» Exercise brief
On every line of the listing, check for "reports"; copy the lines that have it.

» Information given
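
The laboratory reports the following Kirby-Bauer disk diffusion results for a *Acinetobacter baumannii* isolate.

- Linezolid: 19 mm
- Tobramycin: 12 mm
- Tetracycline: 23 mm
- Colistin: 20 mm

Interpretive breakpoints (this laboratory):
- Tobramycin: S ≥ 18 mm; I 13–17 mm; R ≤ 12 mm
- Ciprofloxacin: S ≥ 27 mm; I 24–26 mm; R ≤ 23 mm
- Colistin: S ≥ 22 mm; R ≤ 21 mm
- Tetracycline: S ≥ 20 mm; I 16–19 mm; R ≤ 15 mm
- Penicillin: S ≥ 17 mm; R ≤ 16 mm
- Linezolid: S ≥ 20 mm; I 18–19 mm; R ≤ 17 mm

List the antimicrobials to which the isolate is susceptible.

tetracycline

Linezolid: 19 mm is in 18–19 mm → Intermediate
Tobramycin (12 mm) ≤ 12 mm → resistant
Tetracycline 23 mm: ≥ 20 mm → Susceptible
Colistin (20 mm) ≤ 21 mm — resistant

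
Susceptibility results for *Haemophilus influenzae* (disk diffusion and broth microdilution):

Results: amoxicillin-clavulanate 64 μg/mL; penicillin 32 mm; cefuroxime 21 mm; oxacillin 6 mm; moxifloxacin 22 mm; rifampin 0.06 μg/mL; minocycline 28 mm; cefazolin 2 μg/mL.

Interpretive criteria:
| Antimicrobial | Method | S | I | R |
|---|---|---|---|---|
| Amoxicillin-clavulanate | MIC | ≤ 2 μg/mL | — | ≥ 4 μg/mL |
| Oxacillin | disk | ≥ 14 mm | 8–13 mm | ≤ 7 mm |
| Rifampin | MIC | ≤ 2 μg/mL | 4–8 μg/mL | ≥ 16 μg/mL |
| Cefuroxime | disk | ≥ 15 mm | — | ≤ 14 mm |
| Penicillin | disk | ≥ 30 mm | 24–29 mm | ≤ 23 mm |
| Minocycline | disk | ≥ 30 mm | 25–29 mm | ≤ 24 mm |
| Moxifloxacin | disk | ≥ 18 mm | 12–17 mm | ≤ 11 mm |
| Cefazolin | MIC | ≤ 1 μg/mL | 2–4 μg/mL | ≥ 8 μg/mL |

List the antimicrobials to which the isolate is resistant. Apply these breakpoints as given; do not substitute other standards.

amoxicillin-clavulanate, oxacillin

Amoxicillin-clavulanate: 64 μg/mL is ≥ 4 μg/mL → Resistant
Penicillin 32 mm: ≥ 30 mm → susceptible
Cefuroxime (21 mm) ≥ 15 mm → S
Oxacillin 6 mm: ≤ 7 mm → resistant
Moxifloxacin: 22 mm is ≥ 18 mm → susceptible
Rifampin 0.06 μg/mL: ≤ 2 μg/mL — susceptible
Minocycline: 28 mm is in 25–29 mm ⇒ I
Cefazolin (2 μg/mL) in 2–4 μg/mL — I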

* * *

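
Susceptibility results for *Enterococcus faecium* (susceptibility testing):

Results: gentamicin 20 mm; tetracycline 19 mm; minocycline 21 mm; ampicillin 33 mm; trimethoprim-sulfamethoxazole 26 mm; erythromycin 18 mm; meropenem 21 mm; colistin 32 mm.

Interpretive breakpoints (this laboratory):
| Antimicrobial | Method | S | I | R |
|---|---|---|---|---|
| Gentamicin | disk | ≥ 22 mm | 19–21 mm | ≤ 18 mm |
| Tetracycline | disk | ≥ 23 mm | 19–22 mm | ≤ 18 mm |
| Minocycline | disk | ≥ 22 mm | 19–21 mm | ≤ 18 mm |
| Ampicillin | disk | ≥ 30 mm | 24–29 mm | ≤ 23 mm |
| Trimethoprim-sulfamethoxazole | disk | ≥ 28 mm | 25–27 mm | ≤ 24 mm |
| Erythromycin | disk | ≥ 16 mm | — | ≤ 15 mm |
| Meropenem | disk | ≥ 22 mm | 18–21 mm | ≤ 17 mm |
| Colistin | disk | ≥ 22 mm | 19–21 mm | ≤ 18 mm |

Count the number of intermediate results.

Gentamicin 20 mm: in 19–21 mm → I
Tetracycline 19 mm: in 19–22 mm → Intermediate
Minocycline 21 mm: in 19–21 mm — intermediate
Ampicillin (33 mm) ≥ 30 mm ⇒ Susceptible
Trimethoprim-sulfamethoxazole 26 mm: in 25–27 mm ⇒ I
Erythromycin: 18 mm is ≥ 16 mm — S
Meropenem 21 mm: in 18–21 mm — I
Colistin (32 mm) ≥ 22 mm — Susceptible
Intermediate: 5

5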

* * *

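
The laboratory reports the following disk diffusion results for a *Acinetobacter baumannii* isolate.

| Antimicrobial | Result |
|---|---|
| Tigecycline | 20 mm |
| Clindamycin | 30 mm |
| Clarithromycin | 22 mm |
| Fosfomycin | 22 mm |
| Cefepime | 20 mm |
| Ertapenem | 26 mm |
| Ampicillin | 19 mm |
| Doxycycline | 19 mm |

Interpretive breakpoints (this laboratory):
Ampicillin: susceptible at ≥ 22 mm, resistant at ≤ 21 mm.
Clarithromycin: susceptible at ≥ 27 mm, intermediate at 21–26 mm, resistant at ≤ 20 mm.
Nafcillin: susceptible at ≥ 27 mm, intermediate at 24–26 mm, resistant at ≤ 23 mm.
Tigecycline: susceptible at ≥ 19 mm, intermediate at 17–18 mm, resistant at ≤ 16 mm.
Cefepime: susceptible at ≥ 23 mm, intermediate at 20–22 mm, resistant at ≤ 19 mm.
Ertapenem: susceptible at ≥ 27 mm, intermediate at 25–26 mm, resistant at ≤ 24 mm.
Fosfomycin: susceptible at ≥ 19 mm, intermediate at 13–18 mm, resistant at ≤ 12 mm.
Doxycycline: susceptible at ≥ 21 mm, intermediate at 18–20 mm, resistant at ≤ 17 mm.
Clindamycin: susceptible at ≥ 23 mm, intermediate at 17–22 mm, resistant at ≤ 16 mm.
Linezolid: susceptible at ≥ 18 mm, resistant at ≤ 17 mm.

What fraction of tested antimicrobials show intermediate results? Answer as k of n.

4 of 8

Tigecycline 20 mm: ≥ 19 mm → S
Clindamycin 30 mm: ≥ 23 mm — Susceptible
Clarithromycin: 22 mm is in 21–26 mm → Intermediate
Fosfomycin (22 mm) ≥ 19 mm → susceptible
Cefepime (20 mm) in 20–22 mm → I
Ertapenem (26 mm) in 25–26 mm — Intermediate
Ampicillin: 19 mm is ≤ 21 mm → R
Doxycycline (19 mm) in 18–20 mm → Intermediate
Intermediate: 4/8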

» Task response
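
The laboratory reports the following Kirby-Bauer disk diffusion results for a *Acinetobacter baumannii* isolate.
The laboratory reports the following disk diffusion results for a *Acinetobacter baumannii* isolate.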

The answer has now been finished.